(Records from a data source)
****************************************
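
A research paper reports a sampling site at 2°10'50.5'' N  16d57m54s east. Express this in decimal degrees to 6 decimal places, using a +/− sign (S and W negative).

2.180694, 16.965000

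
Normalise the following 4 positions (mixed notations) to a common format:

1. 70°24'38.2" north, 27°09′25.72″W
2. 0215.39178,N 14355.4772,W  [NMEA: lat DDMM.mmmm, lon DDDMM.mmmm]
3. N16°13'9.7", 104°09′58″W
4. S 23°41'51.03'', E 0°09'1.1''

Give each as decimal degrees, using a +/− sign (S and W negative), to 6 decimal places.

Point 1:
  Lat: 70° + 24/60 + 38.2/3600 = 70 + 0.400000 + 0.010611 = 70.4106111
  N → positive
  λ: 27 + 9/60 + 25.72/3600 = 27.1571444
  W ⇒ negate
Point 2:
  Lat: degrees = first 2 digits = 2, minutes = 15.39178; 2 + 15.39178/60 = 2.2565297
  N ⇒ keep positive
  Longitude: degrees = first 3 digits = 143, minutes = 55.4772; 143 + 55.4772/60 = 143.9246200
  W ⇒ negate
Point 3:
  Lat: 13′ + 9.7″ = 13.16167′; 16 + 13.16167/60 = 16.2193611
  N → positive
  λ: 104° + 9/60 + 58/3600 = 104 + 0.150000 + 0.016111 = 104.1661111
  W → negative
Point 4:
  φ: 23° + 41/60 + 51.03/3600 = 23 + 0.683333 + 0.014175 = 23.6975083
  S ⇒ negate
  λ: 9′ + 1.1″ = 9.01833′; 0 + 9.01833/60 = 0.1503056
  E → positive

1. 70.410611, -27.157144
2. 2.256530, -143.924620
3. 16.219361, -104.166111
4. -23.697508, 0.150306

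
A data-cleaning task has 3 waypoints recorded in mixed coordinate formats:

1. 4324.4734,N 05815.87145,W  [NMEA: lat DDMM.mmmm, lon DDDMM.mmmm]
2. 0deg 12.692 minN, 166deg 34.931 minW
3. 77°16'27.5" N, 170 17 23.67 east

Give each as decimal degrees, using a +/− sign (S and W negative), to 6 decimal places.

1. 43.407890, -58.264524
2. 0.211533, -166.582183
3. 77.274306, 170.289908

Point 1:
  Latitude: degrees = first 2 digits = 43, minutes = 24.4734; 43 + 24.4734/60 = 43.4078900
  N → positive
  Lon: split at 3 digits → 058° and 15.87145′; 58 + 15.87145/60 = 58.2645242
  W → negative
Point 2:
  Lat: 12.692′ = 0.211533°; total 0.2115333
  N → positive
  Longitude: 166 + 34.931/60 = 166.5821833
  W ⇒ negate
Point 3:
  Latitude: 77 + 16/60 + 27.5/3600 = 77.2743056
  N → positive
  Lon: 170 + 17/60 + 23.67/3600 = 170.2899083
  E → positive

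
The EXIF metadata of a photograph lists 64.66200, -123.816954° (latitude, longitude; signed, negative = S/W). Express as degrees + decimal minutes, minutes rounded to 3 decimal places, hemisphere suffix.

64° 39.720′ N, 123° 49.017′ W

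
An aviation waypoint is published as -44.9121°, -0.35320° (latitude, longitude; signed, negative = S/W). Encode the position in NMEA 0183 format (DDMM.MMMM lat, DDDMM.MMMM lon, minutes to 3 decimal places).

4454.726,S / 00021.192,W

Latitude is negative → S; |value| = 44.912100
Lat: fractional part 0.912100 → 54.72600 minutes
Longitude is negative → W; |value| = 0.353200
Longitude: minutes = (0.353200 − 0) × 60 = 21.19200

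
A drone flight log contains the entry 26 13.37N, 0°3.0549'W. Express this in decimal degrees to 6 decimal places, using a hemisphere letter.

26.222833° N, 0.050915° W

Lat: 13.37′ = 0.222833°; total 26.2228333
Lon: 3.0549′ = 0.050915°; total 0.0509150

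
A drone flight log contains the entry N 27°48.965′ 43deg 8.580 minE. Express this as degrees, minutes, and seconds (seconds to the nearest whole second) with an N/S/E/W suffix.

27°48′58″ N, 43°08′35″ E

φ: fractional minutes 0.96500 × 60 = 57.90″
Longitude: 8.58000′ → 8′ and 0.58000 × 60 = 34.80″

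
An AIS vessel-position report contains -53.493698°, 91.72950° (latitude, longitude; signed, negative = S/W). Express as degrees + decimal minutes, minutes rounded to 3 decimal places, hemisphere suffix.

Latitude is negative → S; |value| = 53.493698
Latitude: fractional part 0.493698 → 29.62188 minutes
Lon: 91° + 0.729500 × 60 = 91° 43.77000′

53° 29.622′ S, 91° 43.770′ E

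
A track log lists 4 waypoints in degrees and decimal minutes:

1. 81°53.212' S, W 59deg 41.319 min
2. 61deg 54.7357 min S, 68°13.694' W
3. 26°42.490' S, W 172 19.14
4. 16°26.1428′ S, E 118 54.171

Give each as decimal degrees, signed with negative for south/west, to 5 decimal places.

1. -81.88687, -59.68865
2. -61.91226, -68.22823
3. -26.70817, -172.31900
4. -16.43571, 118.90285

Point 1:
  Lat: 53.212′ = 0.886867°; total 81.886867
  S → negative
  Lon: 41.319′ = 0.688650°; total 59.688650
  hemisphere W, so the sign is −
Point 2:
  φ: 54.7357′ = 0.912262°; total 61.912262
  S ⇒ negate
  λ: 13.694′ = 0.228233°; total 68.228233
  W ⇒ negate
Point 3:
  Latitude: 26 + 42.49/60 = 26.708167
  hemisphere S, so the sign is −
  λ: 172 + 19.14/60 = 172.319000
  hemisphere W, so the sign is −
Point 4:
  Lat: 26.1428′ = 0.435713°; total 16.435713
  S → negative
  Longitude: 118 + 54.171/60 = 118.902850
  E ⇒ keep positive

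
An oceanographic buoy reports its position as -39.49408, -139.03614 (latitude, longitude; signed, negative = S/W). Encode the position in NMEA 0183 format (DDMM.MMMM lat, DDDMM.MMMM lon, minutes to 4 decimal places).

3929.6448,S / 13902.1684,W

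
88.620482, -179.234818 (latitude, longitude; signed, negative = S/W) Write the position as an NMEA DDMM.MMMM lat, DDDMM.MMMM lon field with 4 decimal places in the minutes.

Latitude: 88° + 0.620482 × 60 = 88° 37.228920′
Longitude is negative → W; |value| = 179.234818
λ: minutes = (179.234818 − 179) × 60 = 14.089080

8837.2289,N / 17914.0891,W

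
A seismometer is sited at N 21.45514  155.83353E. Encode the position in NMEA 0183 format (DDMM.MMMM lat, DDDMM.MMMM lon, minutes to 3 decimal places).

2127.308,N / 15550.012,E

φ: 21° + 0.455140 × 60 = 21° 27.30840′
λ: fractional part 0.833530 → 50.01180 minutes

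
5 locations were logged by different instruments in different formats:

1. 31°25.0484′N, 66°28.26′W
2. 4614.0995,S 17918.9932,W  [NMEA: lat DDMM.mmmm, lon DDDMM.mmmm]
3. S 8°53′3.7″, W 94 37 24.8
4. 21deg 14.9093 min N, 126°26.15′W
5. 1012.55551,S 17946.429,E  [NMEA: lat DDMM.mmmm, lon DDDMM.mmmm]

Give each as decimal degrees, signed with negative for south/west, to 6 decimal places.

1. 31.417473, -66.471000
2. -46.234992, -179.316553
3. -8.884361, -94.623556
4. 21.248488, -126.435833
5. -10.209259, 179.773817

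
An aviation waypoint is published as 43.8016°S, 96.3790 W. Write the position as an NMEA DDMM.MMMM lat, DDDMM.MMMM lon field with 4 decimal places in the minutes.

4348.0960,S / 09622.7400,W

φ: minutes = (43.801600 − 43) × 60 = 48.096000
Lon: minutes = (96.379000 − 96) × 60 = 22.740000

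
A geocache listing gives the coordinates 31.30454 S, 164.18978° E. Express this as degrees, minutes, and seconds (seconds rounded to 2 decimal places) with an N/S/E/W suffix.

31°18′16.34″ S, 164°11′23.21″ E

φ: whole degrees 31; 18.27240′ → 18′ and 16.3440″
Longitude: 0.189780° → 11.38680′; 0.38680 × 60 = 23.2080″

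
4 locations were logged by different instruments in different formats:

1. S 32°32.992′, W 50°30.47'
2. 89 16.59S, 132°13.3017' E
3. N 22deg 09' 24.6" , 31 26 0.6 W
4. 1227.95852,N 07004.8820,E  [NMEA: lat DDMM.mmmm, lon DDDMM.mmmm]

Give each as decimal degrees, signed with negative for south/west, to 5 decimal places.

Point 1:
  Lat: 32 + 32.992/60 = 32.549867
  S → negative
  Lon: 30.47′ = 0.507833°; total 50.507833
  W → negative
Point 2:
  φ: 16.59′ = 0.276500°; total 89.276500
  hemisphere S, so the sign is −
  Lon: 13.3017′ = 0.221695°; total 132.221695
  E ⇒ keep positive
Point 3:
  Lat: 9′ + 24.6″ = 9.41000′; 22 + 9.41000/60 = 22.156833
  N ⇒ keep positive
  λ: 31° + 26/60 + 0.6/3600 = 31 + 0.433333 + 0.000167 = 31.433500
  hemisphere W, so the sign is −
Point 4:
  φ: degrees = first 2 digits = 12, minutes = 27.95852; 12 + 27.95852/60 = 12.465975
  N → positive
  Longitude: degrees = first 3 digits = 70, minutes = 4.882; 70 + 4.882/60 = 70.081367
  E → positive

1. -32.54987, -50.50783
2. -89.27650, 132.22170
3. 22.15683, -31.43350
4. 12.46598, 70.08137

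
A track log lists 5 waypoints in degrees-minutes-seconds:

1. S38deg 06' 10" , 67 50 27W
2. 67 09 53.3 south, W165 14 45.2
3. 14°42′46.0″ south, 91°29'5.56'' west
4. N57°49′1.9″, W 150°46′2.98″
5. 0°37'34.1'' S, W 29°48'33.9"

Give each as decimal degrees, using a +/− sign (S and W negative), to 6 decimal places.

Point 1:
  Lat: 38 + 6/60 + 10/3600 = 38.1027778
  S → negative
  λ: 50′ + 27″ = 50.45000′; 67 + 50.45000/60 = 67.8408333
  W ⇒ negate
Point 2:
  Lat: 67 + 9/60 + 53.3/3600 = 67.1648056
  hemisphere S, so the sign is −
  Longitude: 165 + 14/60 + 45.2/3600 = 165.2458889
  W → negative
Point 3:
  Lat: 14° + 42/60 + 46/3600 = 14 + 0.700000 + 0.012778 = 14.7127778
  S → negative
  Lon: 91° + 29/60 + 5.56/3600 = 91 + 0.483333 + 0.001544 = 91.4848778
  W → negative
Point 4:
  φ: 57 + 49/60 + 1.9/3600 = 57.8171944
  N ⇒ keep positive
  Longitude: 150 + 46/60 + 2.98/3600 = 150.7674944
  W ⇒ negate
Point 5:
  Latitude: 37′ + 34.1″ = 37.56833′; 0 + 37.56833/60 = 0.6261389
  S ⇒ negate
  Lon: 29° + 48/60 + 33.9/3600 = 29 + 0.800000 + 0.009417 = 29.8094167
  W → negative

1. -38.102778, -67.840833
2. -67.164806, -165.245889
3. -14.712778, -91.484878
4. 57.817194, -150.767494
5. -0.626139, -29.809417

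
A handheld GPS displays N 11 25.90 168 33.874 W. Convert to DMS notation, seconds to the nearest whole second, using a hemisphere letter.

11°25′54″ N, 168°33′52″ W

Lat: 25.90000′ → 25′ and 0.90000 × 60 = 54.00″
λ: fractional minutes 0.87400 × 60 = 52.44″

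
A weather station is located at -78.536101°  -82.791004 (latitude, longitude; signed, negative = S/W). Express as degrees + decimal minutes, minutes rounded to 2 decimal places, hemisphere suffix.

78° 32.17′ S, 82° 47.46′ W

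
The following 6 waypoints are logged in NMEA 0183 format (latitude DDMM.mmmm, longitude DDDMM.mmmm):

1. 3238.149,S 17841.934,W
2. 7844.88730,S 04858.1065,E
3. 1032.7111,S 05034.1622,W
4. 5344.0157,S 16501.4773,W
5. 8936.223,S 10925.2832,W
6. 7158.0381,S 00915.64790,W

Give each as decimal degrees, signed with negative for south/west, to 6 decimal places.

1. -32.635817, -178.698900
2. -78.748122, 48.968442
3. -10.545185, -50.569370
4. -53.733595, -165.024622
5. -89.603717, -109.421387
6. -71.967302, -9.260798

Point 1:
  Latitude: split at 2 digits → 32° and 38.149′; 32 + 38.149/60 = 32.6358167
  hemisphere S, so the sign is −
  λ: degrees = first 3 digits = 178, minutes = 41.934; 178 + 41.934/60 = 178.6989000
  W ⇒ negate
Point 2:
  Lat: degrees = first 2 digits = 78, minutes = 44.8873; 78 + 44.8873/60 = 78.7481217
  hemisphere S, so the sign is −
  Lon: split at 3 digits → 048° and 58.1065′; 48 + 58.1065/60 = 48.9684417
  E ⇒ keep positive
Point 3:
  Lat: degrees = first 2 digits = 10, minutes = 32.7111; 10 + 32.7111/60 = 10.5451850
  S ⇒ negate
  λ: split at 3 digits → 050° and 34.1622′; 50 + 34.1622/60 = 50.5693700
  W → negative
Point 4:
  Lat: split at 2 digits → 53° and 44.0157′; 53 + 44.0157/60 = 53.7335950
  hemisphere S, so the sign is −
  λ: degrees = first 3 digits = 165, minutes = 1.4773; 165 + 1.4773/60 = 165.0246217
  hemisphere W, so the sign is −
Point 5:
  Latitude: degrees = first 2 digits = 89, minutes = 36.223; 89 + 36.223/60 = 89.6037167
  hemisphere S, so the sign is −
  Lon: degrees = first 3 digits = 109, minutes = 25.2832; 109 + 25.2832/60 = 109.4213867
  W → negative
Point 6:
  Lat: degrees = first 2 digits = 71, minutes = 58.0381; 71 + 58.0381/60 = 71.9673017
  hemisphere S, so the sign is −
  λ: split at 3 digits → 009° and 15.6479′; 9 + 15.6479/60 = 9.2607983
  W → negative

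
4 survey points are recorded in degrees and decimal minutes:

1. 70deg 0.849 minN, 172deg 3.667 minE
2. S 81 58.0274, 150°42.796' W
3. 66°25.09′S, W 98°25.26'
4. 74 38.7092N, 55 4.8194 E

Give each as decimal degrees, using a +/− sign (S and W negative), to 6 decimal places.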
****************************************
**Work item**
Going through the entries above, show each line that contains "recorded".

**The answer**
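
A data-cleaning task has 3 waypoints recorded in mixed coordinate formats:
4 survey points are recorded in degrees and decimal minutes: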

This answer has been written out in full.